BEGIN
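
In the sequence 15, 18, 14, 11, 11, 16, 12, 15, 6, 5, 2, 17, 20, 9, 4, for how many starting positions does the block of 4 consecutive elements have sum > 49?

15 18 14 11 → sum 58  > 49 ✓
18 14 11 11 → sum 54  > 49 ✓
14 11 11 16 → sum 52  > 49 ✓
11 11 16 12 → sum 50  > 49 ✓
11 16 12 15 → sum 54  > 49 ✓
16 12 15 6 → sum 49
12 15 6 5 → sum 38
15 6 5 2 → sum 28
6 5 2 17 → sum 30
5 2 17 20 → sum 44
2 17 20 9 → sum 48
17 20 9 4 → sum 50  > 49 ✓
6 windows satisfy the condition.

6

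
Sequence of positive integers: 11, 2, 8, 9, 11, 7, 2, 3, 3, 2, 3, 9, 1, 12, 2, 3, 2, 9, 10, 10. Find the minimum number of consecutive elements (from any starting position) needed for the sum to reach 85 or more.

add 11: running sum 11 < 85
add 2: running sum 13 < 85
add 8: running sum 21 < 85
add 9: running sum 30 < 85
add 11: running sum 41 < 85
add 7: running sum 48 < 85
add 2: running sum 50 < 85
add 3: running sum 53 < 85
add 3: running sum 56 < 85
add 2: running sum 58 < 85
add 3: running sum 61 < 85
add 9: running sum 70 < 85
add 1: running sum 71 < 85
add 12: running sum 83 < 85
end 14: [11, 2, 8, 9, 11, 7, 2, 3, 3, 2, 3, 9, 1, 12, 2] sum 85, len 15
end 15: [11, 2, 8, 9, 11, 7, 2, 3, 3, 2, 3, 9, 1, 12, 2, 3] sum 88, len 16
end 16: [11, 2, 8, 9, 11, 7, 2, 3, 3, 2, 3, 9, 1, 12, 2, 3, 2] sum 90, len 17
end 17: [8, 9, 11, 7, 2, 3, 3, 2, 3, 9, 1, 12, 2, 3, 2, 9] sum 86, len 16
end 18: [9, 11, 7, 2, 3, 3, 2, 3, 9, 1, 12, 2, 3, 2, 9, 10] sum 88, len 16
end 19: [11, 7, 2, 3, 3, 2, 3, 9, 1, 12, 2, 3, 2, 9, 10, 10] sum 89, len 16
Shortest qualifying length: 15.

15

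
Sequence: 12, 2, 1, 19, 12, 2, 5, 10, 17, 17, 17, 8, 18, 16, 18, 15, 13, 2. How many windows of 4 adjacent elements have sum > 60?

3

(12, 2, 1, 19) → sum 34
(2, 1, 19, 12) → sum 34
(1, 19, 12, 2) → sum 34
(19, 12, 2, 5) → sum 38
(12, 2, 5, 10) → sum 29
(2, 5, 10, 17) → sum 34
(5, 10, 17, 17) → sum 49
(10, 17, 17, 17) → sum 61  > 60 ✓
(17, 17, 17, 8) → sum 59
(17, 17, 8, 18) → sum 60
(17, 8, 18, 16) → sum 59
(8, 18, 16, 18) → sum 60
(18, 16, 18, 15) → sum 67  > 60 ✓
(16, 18, 15, 13) → sum 62  > 60 ✓
(18, 15, 13, 2) → sum 48
3 windows satisfy the condition.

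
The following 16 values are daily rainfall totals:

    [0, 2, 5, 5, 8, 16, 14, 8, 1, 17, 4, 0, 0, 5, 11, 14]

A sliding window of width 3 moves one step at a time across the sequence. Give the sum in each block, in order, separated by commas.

7, 12, 18, 29, 38, 38, 23, 26, 22, 21, 4, 5, 16, 30

[0, 2, 5] → sum 7
[2, 5, 5] → sum 12
[5, 5, 8] → sum 18
[5, 8, 16] → sum 29
[8, 16, 14] → sum 38
[16, 14, 8] → sum 38
[14, 8, 1] → sum 23
[8, 1, 17] → sum 26
[1, 17, 4] → sum 22
[17, 4, 0] → sum 21
[4, 0, 0] → sum 4
[0, 0, 5] → sum 5
[0, 5, 11] → sum 16
[5, 11, 14] → sum 30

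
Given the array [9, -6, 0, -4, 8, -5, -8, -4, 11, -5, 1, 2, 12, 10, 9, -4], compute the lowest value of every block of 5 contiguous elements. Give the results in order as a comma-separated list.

-6, -6, -8, -8, -8, -8, -8, -5, -5, -5, 1, -4

9 -6 0 -4 8 → min -6
-6 0 -4 8 -5 → min -6
0 -4 8 -5 -8 → min -8
-4 8 -5 -8 -4 → min -8
8 -5 -8 -4 11 → min -8
-5 -8 -4 11 -5 → min -8
-8 -4 11 -5 1 → min -8
-4 11 -5 1 2 → min -5
11 -5 1 2 12 → min -5
-5 1 2 12 10 → min -5
1 2 12 10 9 → min 1
2 12 10 9 -4 → min -4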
END
Set down the whole listing once more, precisely as written.

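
In the sequence 15, 18, 14, 11, 11, 16, 12, 15, 6, 5, 2, 17, 20, 9, 4, for how many starting positions does the block of 4 consecutive elements have sum > 49?

15 18 14 11 → sum 58  > 49 ✓
18 14 11 11 → sum 54  > 49 ✓
14 11 11 16 → sum 52  > 49 ✓
11 11 16 12 → sum 50  > 49 ✓
11 16 12 15 → sum 54  > 49 ✓
16 12 15 6 → sum 49
12 15 6 5 → sum 38
15 6 5 2 → sum 28
6 5 2 17 → sum 30
5 2 17 20 → sum 44
2 17 20 9 → sum 48
17 20 9 4 → sum 50  > 49 ✓
6 windows satisfy the condition.

6

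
Sequence of positive integers: 11, 2, 8, 9, 11, 7, 2, 3, 3, 2, 3, 9, 1, 12, 2, 3, 2, 9, 10, 10. Find the minimum number of consecutive elements (from any starting position) needed for the sum to reach 85 or more.

add 11: running sum 11 < 85
add 2: running sum 13 < 85
add 8: running sum 21 < 85
add 9: running sum 30 < 85
add 11: running sum 41 < 85
add 7: running sum 48 < 85
add 2: running sum 50 < 85
add 3: running sum 53 < 85
add 3: running sum 56 < 85
add 2: running sum 58 < 85
add 3: running sum 61 < 85
add 9: running sum 70 < 85
add 1: running sum 71 < 85
add 12: running sum 83 < 85
end 14: [11, 2, 8, 9, 11, 7, 2, 3, 3, 2, 3, 9, 1, 12, 2] sum 85, len 15
end 15: [11, 2, 8, 9, 11, 7, 2, 3, 3, 2, 3, 9, 1, 12, 2, 3] sum 88, len 16
end 16: [11, 2, 8, 9, 11, 7, 2, 3, 3, 2, 3, 9, 1, 12, 2, 3, 2] sum 90, len 17
end 17: [8, 9, 11, 7, 2, 3, 3, 2, 3, 9, 1, 12, 2, 3, 2, 9] sum 86, len 16
end 18: [9, 11, 7, 2, 3, 3, 2, 3, 9, 1, 12, 2, 3, 2, 9, 10] sum 88, len 16
end 19: [11, 7, 2, 3, 3, 2, 3, 9, 1, 12, 2, 3, 2, 9, 10, 10] sum 89, len 16
Shortest qualifying length: 15.

15

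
Sequence: 12, 2, 1, 19, 12, 2, 5, 10, 17, 17, 17, 8, 18, 16, 18, 15, 13, 2. How many windows of 4 adjacent elements have sum > 60?

3

(12, 2, 1, 19) → sum 34
(2, 1, 19, 12) → sum 34
(1, 19, 12, 2) → sum 34
(19, 12, 2, 5) → sum 38
(12, 2, 5, 10) → sum 29
(2, 5, 10, 17) → sum 34
(5, 10, 17, 17) → sum 49
(10, 17, 17, 17) → sum 61  > 60 ✓
(17, 17, 17, 8) → sum 59
(17, 17, 8, 18) → sum 60
(17, 8, 18, 16) → sum 59
(8, 18, 16, 18) → sum 60
(18, 16, 18, 15) → sum 67  > 60 ✓
(16, 18, 15, 13) → sum 62  > 60 ✓
(18, 15, 13, 2) → sum 48
3 windows satisfy the condition.

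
The following 16 values are daily rainfall totals:

    [0, 2, 5, 5, 8, 16, 14, 8, 1, 17, 4, 0, 0, 5, 11, 14]

A sliding window of width 3 moves one step at a time across the sequence. Give the sum in each block, in order, separated by commas.

7, 12, 18, 29, 38, 38, 23, 26, 22, 21, 4, 5, 16, 30

[0, 2, 5] → sum 7
[2, 5, 5] → sum 12
[5, 5, 8] → sum 18
[5, 8, 16] → sum 29
[8, 16, 14] → sum 38
[16, 14, 8] → sum 38
[14, 8, 1] → sum 23
[8, 1, 17] → sum 26
[1, 17, 4] → sum 22
[17, 4, 0] → sum 21
[4, 0, 0] → sum 4
[0, 0, 5] → sum 5
[0, 5, 11] → sum 16
[5, 11, 14] → sum 30

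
Given the array [9, -6, 0, -4, 8, -5, -8, -4, 11, -5, 1, 2, 12, 10, 9, -4], compute the lowest value of every block of 5 contiguous elements. Give the results in order as a comma-separated list.

-6, -6, -8, -8, -8, -8, -8, -5, -5, -5, 1, -4

9 -6 0 -4 8 → min -6
-6 0 -4 8 -5 → min -6
0 -4 8 -5 -8 → min -8
-4 8 -5 -8 -4 → min -8
8 -5 -8 -4 11 → min -8
-5 -8 -4 11 -5 → min -8
-8 -4 11 -5 1 → min -8
-4 11 -5 1 2 → min -5
11 -5 1 2 12 → min -5
-5 1 2 12 10 → min -5
1 2 12 10 9 → min 1
2 12 10 9 -4 → min -4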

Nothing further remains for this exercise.